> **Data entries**

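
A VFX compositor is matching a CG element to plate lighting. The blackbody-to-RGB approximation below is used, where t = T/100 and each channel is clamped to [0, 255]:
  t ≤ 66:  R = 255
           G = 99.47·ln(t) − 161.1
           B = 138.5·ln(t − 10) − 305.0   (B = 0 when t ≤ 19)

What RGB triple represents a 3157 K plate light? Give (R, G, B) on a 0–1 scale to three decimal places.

t = 3157/100 = 31.57; the t ≤ 66 branch applies.
R = 255 by definition for t ≤ 66.
G = 99.47·ln 31.57 − 161.1 = 99.47·3.4522 − 161.1 = 182.291.
B = 138.5·ln(31.57 − 10) − 305.0 = 138.5·ln 21.57 − 305.0 = 138.5·3.0713 − 305.0 = 120.376.
Dividing each by 255: (1.0000, 0.7149, 0.4721) → (1.000, 0.715, 0.472).

(1.000, 0.715, 0.472)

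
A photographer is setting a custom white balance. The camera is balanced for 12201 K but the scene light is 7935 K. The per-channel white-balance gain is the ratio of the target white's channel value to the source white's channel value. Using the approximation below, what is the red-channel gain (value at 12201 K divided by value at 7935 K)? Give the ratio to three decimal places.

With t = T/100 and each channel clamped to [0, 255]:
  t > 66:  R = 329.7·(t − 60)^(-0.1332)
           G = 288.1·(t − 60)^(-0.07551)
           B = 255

0.856

At 7935 K (t = 79.35):
  R = 329.7·(79.35 − 60)^(-0.1332) = 329.7·19.35^(-0.1332) = 329.7·0.67393 = 222.194.
At 12201 K (t = 122.01):
  R = 329.7·(122.01 − 60)^(-0.1332) = 329.7·62.01^(-0.1332) = 329.7·0.57709 = 190.267.
Gain = 190.267 / 222.194 = 0.8563 → 0.856.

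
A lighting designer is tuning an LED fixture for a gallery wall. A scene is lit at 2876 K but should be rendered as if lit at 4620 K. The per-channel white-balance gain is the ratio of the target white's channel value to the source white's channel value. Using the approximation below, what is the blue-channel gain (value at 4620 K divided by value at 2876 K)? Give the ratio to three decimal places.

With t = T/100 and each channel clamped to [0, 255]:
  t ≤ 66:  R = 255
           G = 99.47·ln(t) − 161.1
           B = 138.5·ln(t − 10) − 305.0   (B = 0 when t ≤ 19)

At 2876 K (t = 28.76):
  B = 138.5·ln(28.76 − 10) − 305.0 = 138.5·ln 18.76 − 305.0 = 138.5·2.9317 − 305.0 = 101.044.
At 4620 K (t = 46.2):
  B = 138.5·ln(46.2 − 10) − 305.0 = 138.5·ln 36.2 − 305.0 = 138.5·3.5891 − 305.0 = 192.085.
Gain = 192.085 / 101.044 = 1.9010 → 1.901.

1.901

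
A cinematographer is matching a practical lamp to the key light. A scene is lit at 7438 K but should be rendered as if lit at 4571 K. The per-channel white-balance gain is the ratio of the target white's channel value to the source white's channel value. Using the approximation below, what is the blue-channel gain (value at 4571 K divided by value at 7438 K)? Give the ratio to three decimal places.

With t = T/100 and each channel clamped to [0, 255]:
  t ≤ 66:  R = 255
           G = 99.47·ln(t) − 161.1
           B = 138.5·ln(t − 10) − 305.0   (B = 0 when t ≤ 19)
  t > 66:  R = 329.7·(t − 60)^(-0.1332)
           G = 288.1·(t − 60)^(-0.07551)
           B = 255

0.746

At 7438 K (t = 74.38):
  B = 255 by definition for t > 66.
At 4571 K (t = 45.71):
  B = 138.5·ln(45.71 − 10) − 305.0 = 138.5·ln 35.71 − 305.0 = 138.5·3.5754 − 305.0 = 190.197.
Gain = 190.197 / 255.000 = 0.7459 → 0.746.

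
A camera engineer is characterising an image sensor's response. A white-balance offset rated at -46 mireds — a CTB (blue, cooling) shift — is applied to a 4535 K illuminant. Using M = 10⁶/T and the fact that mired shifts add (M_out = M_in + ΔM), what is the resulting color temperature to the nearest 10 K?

5730 K

M_in = 10⁶/4535 = 220.51 mireds.
M_out = 220.51 + (-46) = 174.51 mireds.
T_out = 10⁶/174.51 = 5730.4 K → 5730 K.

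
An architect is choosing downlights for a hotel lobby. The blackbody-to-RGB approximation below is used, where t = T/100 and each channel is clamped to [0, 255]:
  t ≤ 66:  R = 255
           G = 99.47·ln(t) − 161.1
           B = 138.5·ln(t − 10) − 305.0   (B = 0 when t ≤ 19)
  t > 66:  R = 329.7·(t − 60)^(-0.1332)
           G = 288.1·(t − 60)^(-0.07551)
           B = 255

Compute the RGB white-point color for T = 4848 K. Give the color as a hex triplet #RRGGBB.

t = 4848/100 = 48.48; the t ≤ 66 branch applies.
R = 255 by definition for t ≤ 66.
G = 99.47·ln 48.48 − 161.1 = 99.47·3.8812 − 161.1 = 224.958.
B = 138.5·ln(48.48 − 10) − 305.0 = 138.5·ln 38.48 − 305.0 = 138.5·3.6501 − 305.0 = 200.544.
Rounded: (255, 225, 201).
In hex: #FFE1C9.

#FFE1C9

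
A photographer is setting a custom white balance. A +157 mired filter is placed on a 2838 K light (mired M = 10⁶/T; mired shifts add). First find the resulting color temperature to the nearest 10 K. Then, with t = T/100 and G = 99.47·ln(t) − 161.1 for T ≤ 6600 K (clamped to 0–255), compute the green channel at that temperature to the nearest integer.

M_in = 10⁶/2838 = 352.36; M_out = 352.36 + (+157) = 509.36.
T_out = 10⁶/509.36 = 1963.2 K → 1960 K; t = 19.6.
G = 99.47·ln 19.6 − 161.1 = 99.47·2.9755 − 161.1 = 134.876.
Rounded: 135.

135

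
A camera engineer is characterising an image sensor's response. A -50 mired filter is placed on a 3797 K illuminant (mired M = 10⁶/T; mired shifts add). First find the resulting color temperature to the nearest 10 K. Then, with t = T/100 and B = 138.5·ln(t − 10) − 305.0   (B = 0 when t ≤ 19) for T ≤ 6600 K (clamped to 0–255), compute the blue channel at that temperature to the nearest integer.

M_in = 10⁶/3797 = 263.37; M_out = 263.37 + (-50) = 213.37.
T_out = 10⁶/213.37 = 4686.8 K → 4690 K; t = 46.9.
B = 138.5·ln(46.9 − 10) − 305.0 = 138.5·ln 36.9 − 305.0 = 138.5·3.6082 − 305.0 = 194.737.
Rounded: 195.

195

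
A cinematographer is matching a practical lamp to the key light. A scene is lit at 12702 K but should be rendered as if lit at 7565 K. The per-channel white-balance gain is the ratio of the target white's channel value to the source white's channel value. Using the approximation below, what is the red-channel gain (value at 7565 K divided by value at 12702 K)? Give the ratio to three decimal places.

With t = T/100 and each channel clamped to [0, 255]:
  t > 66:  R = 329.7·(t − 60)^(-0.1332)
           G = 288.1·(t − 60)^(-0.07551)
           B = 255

1.214

At 12702 K (t = 127.02):
  R = 329.7·(127.02 − 60)^(-0.1332) = 329.7·67.02^(-0.1332) = 329.7·0.57115 = 188.308.
At 7565 K (t = 75.65):
  R = 329.7·(75.65 − 60)^(-0.1332) = 329.7·15.65^(-0.1332) = 329.7·0.69325 = 228.565.
Gain = 228.565 / 188.308 = 1.2138 → 1.214.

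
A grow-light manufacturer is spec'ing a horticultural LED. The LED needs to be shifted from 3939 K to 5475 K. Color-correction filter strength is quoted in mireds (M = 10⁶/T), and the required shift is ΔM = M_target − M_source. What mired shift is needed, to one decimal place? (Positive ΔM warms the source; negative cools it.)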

> **Work task**
Using the entries above, print each one again without any alteration.

> **Written reply**
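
A VFX compositor is matching a CG element to plate lighting. The blackbody-to-RGB approximation below is used, where t = T/100 and each channel is clamped to [0, 255]:
  t ≤ 66:  R = 255
           G = 99.47·ln(t) − 161.1
           B = 138.5·ln(t − 10) − 305.0   (B = 0 when t ≤ 19)

What RGB triple represents a 3157 K plate light? Give (R, G, B) on a 0–1 scale to three decimal places.

t = 3157/100 = 31.57; the t ≤ 66 branch applies.
R = 255 by definition for t ≤ 66.
G = 99.47·ln 31.57 − 161.1 = 99.47·3.4522 − 161.1 = 182.291.
B = 138.5·ln(31.57 − 10) − 305.0 = 138.5·ln 21.57 − 305.0 = 138.5·3.0713 − 305.0 = 120.376.
Dividing each by 255: (1.0000, 0.7149, 0.4721) → (1.000, 0.715, 0.472).

(1.000, 0.715, 0.472)

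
A photographer is setting a custom white balance. The camera is balanced for 12201 K but the scene light is 7935 K. The per-channel white-balance gain is the ratio of the target white's channel value to the source white's channel value. Using the approximation below, what is the red-channel gain (value at 12201 K divided by value at 7935 K)? Give the ratio to three decimal places.

With t = T/100 and each channel clamped to [0, 255]:
  t > 66:  R = 329.7·(t − 60)^(-0.1332)
           G = 288.1·(t − 60)^(-0.07551)
           B = 255

0.856

At 7935 K (t = 79.35):
  R = 329.7·(79.35 − 60)^(-0.1332) = 329.7·19.35^(-0.1332) = 329.7·0.67393 = 222.194.
At 12201 K (t = 122.01):
  R = 329.7·(122.01 − 60)^(-0.1332) = 329.7·62.01^(-0.1332) = 329.7·0.57709 = 190.267.
Gain = 190.267 / 222.194 = 0.8563 → 0.856.

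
A lighting designer is tuning an LED fixture for a gallery wall. A scene is lit at 2876 K but should be rendered as if lit at 4620 K. The per-channel white-balance gain is the ratio of the target white's channel value to the source white's channel value. Using the approximation below, what is the blue-channel gain (value at 4620 K divided by value at 2876 K)? Give the ratio to three decimal places.

With t = T/100 and each channel clamped to [0, 255]:
  t ≤ 66:  R = 255
           G = 99.47·ln(t) − 161.1
           B = 138.5·ln(t − 10) − 305.0   (B = 0 when t ≤ 19)

At 2876 K (t = 28.76):
  B = 138.5·ln(28.76 − 10) − 305.0 = 138.5·ln 18.76 − 305.0 = 138.5·2.9317 − 305.0 = 101.044.
At 4620 K (t = 46.2):
  B = 138.5·ln(46.2 − 10) − 305.0 = 138.5·ln 36.2 − 305.0 = 138.5·3.5891 − 305.0 = 192.085.
Gain = 192.085 / 101.044 = 1.9010 → 1.901.

1.901

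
A cinematographer is matching a practical lamp to the key light. A scene is lit at 7438 K but should be rendered as if lit at 4571 K. The per-channel white-balance gain is the ratio of the target white's channel value to the source white's channel value. Using the approximation below, what is the blue-channel gain (value at 4571 K divided by value at 7438 K)? Give the ratio to three decimal places.

With t = T/100 and each channel clamped to [0, 255]:
  t ≤ 66:  R = 255
           G = 99.47·ln(t) − 161.1
           B = 138.5·ln(t − 10) − 305.0   (B = 0 when t ≤ 19)
  t > 66:  R = 329.7·(t − 60)^(-0.1332)
           G = 288.1·(t − 60)^(-0.07551)
           B = 255

0.746

At 7438 K (t = 74.38):
  B = 255 by definition for t > 66.
At 4571 K (t = 45.71):
  B = 138.5·ln(45.71 − 10) − 305.0 = 138.5·ln 35.71 − 305.0 = 138.5·3.5754 − 305.0 = 190.197.
Gain = 190.197 / 255.000 = 0.7459 → 0.746.

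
A camera engineer is characterising an image sensor's response. A white-balance offset rated at -46 mireds — a CTB (blue, cooling) shift — is applied to a 4535 K illuminant. Using M = 10⁶/T and the fact that mired shifts add (M_out = M_in + ΔM), what is the resulting color temperature to the nearest 10 K?

5730 K

M_in = 10⁶/4535 = 220.51 mireds.
M_out = 220.51 + (-46) = 174.51 mireds.
T_out = 10⁶/174.51 = 5730.4 K → 5730 K.

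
An architect is choosing downlights for a hotel lobby. The blackbody-to-RGB approximation below is used, where t = T/100 and each channel is clamped to [0, 255]:
  t ≤ 66:  R = 255
           G = 99.47·ln(t) − 161.1
           B = 138.5·ln(t − 10) − 305.0   (B = 0 when t ≤ 19)
  t > 66:  R = 329.7·(t − 60)^(-0.1332)
           G = 288.1·(t − 60)^(-0.07551)
           B = 255

Compute the RGB white-point color for T = 4848 K. Give the color as a hex triplet #RRGGBB.

t = 4848/100 = 48.48; the t ≤ 66 branch applies.
R = 255 by definition for t ≤ 66.
G = 99.47·ln 48.48 − 161.1 = 99.47·3.8812 − 161.1 = 224.958.
B = 138.5·ln(48.48 − 10) − 305.0 = 138.5·ln 38.48 − 305.0 = 138.5·3.6501 − 305.0 = 200.544.
Rounded: (255, 225, 201).
In hex: #FFE1C9.

#FFE1C9

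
A photographer is setting a custom white balance. A +157 mired filter is placed on a 2838 K light (mired M = 10⁶/T; mired shifts add). First find the resulting color temperature to the nearest 10 K. Then, with t = T/100 and G = 99.47·ln(t) − 161.1 for T ≤ 6600 K (clamped to 0–255), compute the green channel at that temperature to the nearest integer.

M_in = 10⁶/2838 = 352.36; M_out = 352.36 + (+157) = 509.36.
T_out = 10⁶/509.36 = 1963.2 K → 1960 K; t = 19.6.
G = 99.47·ln 19.6 − 161.1 = 99.47·2.9755 − 161.1 = 134.876.
Rounded: 135.

135

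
A camera engineer is characterising an image sensor's response. A -50 mired filter is placed on a 3797 K illuminant (mired M = 10⁶/T; mired shifts add). First find the resulting color temperature to the nearest 10 K. Then, with t = T/100 and B = 138.5·ln(t − 10) − 305.0   (B = 0 when t ≤ 19) for T ≤ 6600 K (clamped to 0–255), compute the blue channel at that temperature to the nearest integer.

M_in = 10⁶/3797 = 263.37; M_out = 263.37 + (-50) = 213.37.
T_out = 10⁶/213.37 = 4686.8 K → 4690 K; t = 46.9.
B = 138.5·ln(46.9 − 10) − 305.0 = 138.5·ln 36.9 − 305.0 = 138.5·3.6082 − 305.0 = 194.737.
Rounded: 195.

195

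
A cinematographer is matching a practical lamp to the key light. A scene is lit at 12702 K but should be rendered as if lit at 7565 K. The per-channel white-balance gain is the ratio of the target white's channel value to the source white's channel value. Using the approximation below, what is the red-channel gain (value at 7565 K divided by value at 12702 K)? Give the ratio to three decimal places.

With t = T/100 and each channel clamped to [0, 255]:
  t > 66:  R = 329.7·(t − 60)^(-0.1332)
           G = 288.1·(t − 60)^(-0.07551)
           B = 255

1.214

At 12702 K (t = 127.02):
  R = 329.7·(127.02 − 60)^(-0.1332) = 329.7·67.02^(-0.1332) = 329.7·0.57115 = 188.308.
At 7565 K (t = 75.65):
  R = 329.7·(75.65 − 60)^(-0.1332) = 329.7·15.65^(-0.1332) = 329.7·0.69325 = 228.565.
Gain = 228.565 / 188.308 = 1.2138 → 1.214.

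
A grow-light manufacturer is spec'ing a horticultural LED. The LED needs to be shifted from 3939 K to 5475 K. Color-correction filter strength is quoted in mireds (M = 10⁶/T), and the required shift is ΔM = M_target − M_source. What mired shift is needed, to one decimal place? (Positive ΔM warms the source; negative cools it.)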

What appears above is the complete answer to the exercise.